Problem details: Recreate the entire listing that appears below, exactly.

Dataset extract:
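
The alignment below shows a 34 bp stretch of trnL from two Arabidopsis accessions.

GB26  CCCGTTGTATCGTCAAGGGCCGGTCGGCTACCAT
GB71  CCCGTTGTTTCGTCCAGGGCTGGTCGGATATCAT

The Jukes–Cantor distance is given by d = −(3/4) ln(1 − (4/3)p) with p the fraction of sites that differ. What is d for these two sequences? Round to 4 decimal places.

0.1637

The sequences differ at positions 9 (A/T), 15 (A/C), 21 (C/T), 28 (C/A), 31 (C/T).
p = 5/34 = 0.147059.
d = −0.75 · ln(1 − (4/3)·0.147059) = −0.75 · ln(0.803921) = −0.75 · (-0.218254) = 0.1637.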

Task response:
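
The alignment below shows a 34 bp stretch of trnL from two Arabidopsis accessions.

GB26  CCCGTTGTATCGTCAAGGGCCGGTCGGCTACCAT
GB71  CCCGTTGTTTCGTCCAGGGCTGGTCGGATATCAT

The Jukes–Cantor distance is given by d = −(3/4) ln(1 − (4/3)p) with p the fraction of sites that differ. What is d for these two sequences? Round to 4 decimal places.

0.1637

The sequences differ at positions 9 (A/T), 15 (A/C), 21 (C/T), 28 (C/A), 31 (C/T).
p = 5/34 = 0.147059.
d = −0.75 · ln(1 − (4/3)·0.147059) = −0.75 · ln(0.803921) = −0.75 · (-0.218254) = 0.1637.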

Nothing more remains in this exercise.